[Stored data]
--------------------------------

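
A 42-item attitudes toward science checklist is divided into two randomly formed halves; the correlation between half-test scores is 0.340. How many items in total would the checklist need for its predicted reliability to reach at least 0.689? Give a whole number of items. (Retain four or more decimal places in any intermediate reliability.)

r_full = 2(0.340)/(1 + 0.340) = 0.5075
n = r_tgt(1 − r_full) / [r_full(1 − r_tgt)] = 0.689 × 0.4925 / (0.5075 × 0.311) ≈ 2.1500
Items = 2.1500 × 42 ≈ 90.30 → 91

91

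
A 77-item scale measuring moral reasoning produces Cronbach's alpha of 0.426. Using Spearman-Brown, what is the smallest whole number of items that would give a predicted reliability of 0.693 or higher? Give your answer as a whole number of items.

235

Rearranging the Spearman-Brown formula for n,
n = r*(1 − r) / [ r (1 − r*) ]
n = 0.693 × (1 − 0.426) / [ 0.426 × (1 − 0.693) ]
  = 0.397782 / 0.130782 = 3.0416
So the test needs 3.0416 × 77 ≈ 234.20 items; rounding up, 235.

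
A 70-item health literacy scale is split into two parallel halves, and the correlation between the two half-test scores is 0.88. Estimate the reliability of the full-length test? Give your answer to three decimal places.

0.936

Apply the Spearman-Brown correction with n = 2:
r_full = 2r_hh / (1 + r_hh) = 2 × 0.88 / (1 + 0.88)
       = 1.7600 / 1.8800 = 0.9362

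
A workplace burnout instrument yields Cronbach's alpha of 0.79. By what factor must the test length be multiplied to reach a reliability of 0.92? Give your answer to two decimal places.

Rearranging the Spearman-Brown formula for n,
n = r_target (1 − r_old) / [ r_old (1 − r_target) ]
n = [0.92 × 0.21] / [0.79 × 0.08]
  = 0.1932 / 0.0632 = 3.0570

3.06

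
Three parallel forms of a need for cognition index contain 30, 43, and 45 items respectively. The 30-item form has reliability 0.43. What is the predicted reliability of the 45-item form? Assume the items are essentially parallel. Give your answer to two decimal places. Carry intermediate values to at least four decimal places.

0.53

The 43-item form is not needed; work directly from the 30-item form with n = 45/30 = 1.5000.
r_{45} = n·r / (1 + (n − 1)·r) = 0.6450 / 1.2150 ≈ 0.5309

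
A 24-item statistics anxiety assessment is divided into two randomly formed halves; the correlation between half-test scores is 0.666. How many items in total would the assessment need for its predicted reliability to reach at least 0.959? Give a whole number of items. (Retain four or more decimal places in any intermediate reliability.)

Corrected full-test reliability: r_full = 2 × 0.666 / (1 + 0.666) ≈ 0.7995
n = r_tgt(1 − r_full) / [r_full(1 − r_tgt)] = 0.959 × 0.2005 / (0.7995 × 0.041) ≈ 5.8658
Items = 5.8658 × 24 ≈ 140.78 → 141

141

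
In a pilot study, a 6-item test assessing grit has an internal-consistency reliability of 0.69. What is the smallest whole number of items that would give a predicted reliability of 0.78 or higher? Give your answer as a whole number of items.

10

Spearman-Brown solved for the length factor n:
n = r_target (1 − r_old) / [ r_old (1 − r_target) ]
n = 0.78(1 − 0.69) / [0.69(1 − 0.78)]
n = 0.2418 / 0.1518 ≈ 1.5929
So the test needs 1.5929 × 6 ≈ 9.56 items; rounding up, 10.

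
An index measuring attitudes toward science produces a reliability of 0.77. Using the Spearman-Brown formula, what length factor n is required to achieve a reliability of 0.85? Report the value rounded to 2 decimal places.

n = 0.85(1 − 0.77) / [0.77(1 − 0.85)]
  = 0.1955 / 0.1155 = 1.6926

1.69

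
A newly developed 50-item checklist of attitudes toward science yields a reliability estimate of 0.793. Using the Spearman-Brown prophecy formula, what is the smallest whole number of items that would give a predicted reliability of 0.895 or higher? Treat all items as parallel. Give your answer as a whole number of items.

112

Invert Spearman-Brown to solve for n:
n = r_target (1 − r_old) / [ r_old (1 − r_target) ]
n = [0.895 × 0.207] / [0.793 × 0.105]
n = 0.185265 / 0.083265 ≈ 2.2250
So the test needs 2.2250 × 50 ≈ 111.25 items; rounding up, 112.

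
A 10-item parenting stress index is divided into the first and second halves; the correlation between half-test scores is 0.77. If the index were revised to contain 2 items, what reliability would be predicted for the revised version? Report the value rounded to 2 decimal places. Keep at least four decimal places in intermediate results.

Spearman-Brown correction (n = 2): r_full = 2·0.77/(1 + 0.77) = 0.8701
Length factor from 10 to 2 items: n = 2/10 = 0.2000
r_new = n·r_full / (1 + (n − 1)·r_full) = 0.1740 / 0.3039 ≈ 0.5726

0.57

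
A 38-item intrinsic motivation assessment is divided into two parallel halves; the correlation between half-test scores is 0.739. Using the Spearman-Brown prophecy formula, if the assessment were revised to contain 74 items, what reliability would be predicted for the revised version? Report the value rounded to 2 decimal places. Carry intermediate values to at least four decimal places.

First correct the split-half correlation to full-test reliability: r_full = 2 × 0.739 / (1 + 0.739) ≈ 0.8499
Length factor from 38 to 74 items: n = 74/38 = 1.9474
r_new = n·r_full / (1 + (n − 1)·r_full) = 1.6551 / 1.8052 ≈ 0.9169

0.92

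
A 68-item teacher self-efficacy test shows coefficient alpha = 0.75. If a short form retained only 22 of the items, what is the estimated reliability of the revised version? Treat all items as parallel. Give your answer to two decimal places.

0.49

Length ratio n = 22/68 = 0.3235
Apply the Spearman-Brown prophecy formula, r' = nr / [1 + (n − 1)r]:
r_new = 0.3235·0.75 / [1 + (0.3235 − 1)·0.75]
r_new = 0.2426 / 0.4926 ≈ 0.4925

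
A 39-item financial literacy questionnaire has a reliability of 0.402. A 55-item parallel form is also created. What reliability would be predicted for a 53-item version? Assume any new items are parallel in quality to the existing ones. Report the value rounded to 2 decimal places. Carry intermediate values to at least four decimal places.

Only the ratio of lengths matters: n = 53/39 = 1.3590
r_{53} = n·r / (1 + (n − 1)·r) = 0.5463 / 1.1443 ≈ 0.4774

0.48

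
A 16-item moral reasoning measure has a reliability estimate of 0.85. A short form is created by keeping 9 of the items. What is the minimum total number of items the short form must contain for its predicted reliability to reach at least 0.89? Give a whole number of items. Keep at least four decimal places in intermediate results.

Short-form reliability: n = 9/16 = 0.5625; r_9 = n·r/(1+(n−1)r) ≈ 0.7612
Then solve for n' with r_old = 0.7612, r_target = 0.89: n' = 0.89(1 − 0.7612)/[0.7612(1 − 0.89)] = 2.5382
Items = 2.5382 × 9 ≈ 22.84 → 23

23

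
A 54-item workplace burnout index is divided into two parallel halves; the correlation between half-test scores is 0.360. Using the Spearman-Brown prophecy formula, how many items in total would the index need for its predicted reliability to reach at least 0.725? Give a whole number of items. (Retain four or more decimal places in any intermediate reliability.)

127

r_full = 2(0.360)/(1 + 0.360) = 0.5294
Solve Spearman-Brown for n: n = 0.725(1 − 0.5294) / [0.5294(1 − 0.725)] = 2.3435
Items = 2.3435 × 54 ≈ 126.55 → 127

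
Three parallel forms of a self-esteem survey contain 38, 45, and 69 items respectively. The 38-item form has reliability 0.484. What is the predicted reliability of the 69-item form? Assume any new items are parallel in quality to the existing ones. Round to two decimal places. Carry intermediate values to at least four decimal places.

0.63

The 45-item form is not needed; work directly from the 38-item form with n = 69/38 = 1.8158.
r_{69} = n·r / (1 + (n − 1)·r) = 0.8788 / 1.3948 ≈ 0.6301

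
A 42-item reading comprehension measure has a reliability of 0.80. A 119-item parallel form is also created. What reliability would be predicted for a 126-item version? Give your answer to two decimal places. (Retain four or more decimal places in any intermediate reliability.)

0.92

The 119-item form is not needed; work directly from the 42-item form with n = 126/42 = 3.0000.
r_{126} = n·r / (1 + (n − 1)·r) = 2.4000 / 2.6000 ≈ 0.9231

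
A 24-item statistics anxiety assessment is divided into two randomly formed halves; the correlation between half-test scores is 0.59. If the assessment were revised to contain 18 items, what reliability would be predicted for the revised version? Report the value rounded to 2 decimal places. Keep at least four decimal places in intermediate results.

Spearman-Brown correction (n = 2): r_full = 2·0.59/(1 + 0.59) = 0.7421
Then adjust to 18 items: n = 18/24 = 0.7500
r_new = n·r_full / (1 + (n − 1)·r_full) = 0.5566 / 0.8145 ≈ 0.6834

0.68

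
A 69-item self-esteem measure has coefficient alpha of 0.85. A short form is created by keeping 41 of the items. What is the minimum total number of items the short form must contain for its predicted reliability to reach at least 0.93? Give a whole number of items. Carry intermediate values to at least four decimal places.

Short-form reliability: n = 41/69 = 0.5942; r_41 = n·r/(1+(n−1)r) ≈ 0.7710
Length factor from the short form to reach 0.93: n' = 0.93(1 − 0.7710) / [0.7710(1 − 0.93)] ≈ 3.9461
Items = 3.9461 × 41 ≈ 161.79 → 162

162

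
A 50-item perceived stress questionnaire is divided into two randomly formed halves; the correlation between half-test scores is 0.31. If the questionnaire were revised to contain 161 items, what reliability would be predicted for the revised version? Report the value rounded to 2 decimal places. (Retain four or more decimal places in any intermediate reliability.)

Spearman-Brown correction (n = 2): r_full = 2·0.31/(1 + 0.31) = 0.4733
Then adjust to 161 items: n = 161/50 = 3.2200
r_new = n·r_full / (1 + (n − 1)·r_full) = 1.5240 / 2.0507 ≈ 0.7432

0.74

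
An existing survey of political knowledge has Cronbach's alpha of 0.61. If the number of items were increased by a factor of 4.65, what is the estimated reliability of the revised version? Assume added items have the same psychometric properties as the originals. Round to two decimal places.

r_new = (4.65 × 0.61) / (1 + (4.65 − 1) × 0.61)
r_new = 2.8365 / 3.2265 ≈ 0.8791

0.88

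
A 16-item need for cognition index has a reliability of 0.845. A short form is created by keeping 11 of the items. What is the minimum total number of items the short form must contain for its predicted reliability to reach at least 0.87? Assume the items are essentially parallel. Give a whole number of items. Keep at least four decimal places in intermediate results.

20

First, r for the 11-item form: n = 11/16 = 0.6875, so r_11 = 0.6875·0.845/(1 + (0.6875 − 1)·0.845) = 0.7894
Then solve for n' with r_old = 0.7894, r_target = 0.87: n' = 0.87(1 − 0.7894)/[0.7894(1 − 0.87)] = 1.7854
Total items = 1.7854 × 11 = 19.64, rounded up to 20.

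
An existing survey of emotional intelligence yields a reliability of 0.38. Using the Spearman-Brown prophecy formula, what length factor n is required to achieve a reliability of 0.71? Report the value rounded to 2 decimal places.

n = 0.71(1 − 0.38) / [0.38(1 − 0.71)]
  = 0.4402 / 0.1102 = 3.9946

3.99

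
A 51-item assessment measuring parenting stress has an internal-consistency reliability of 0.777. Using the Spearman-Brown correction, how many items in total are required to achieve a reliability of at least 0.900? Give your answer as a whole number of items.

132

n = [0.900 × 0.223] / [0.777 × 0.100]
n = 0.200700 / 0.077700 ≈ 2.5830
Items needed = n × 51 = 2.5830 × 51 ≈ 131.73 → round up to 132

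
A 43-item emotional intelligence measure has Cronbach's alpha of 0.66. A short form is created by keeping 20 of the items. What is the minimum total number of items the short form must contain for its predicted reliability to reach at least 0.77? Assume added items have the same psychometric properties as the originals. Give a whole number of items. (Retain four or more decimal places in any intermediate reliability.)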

--------------------------------

(EXERCISE GOAL):
Please make your reply exactly the lines from the one containing "A 51-item assessment" through the end of the entries above, and nothing more.

(RESPONSE BELOW):
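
A 51-item assessment measuring parenting stress has an internal-consistency reliability of 0.777. Using the Spearman-Brown correction, how many items in total are required to achieve a reliability of at least 0.900? Give your answer as a whole number of items.

132

n = [0.900 × 0.223] / [0.777 × 0.100]
n = 0.200700 / 0.077700 ≈ 2.5830
Items needed = n × 51 = 2.5830 × 51 ≈ 131.73 → round up to 132

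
A 43-item emotional intelligence measure has Cronbach's alpha of 0.66. A short form is created by keeping 20 of the items. What is the minimum total number of items the short form must contain for its predicted reliability to reach at least 0.77? Assume added items have the same psychometric properties as the originals. Give a whole number of items. (Retain four or more decimal places in any intermediate reliability.)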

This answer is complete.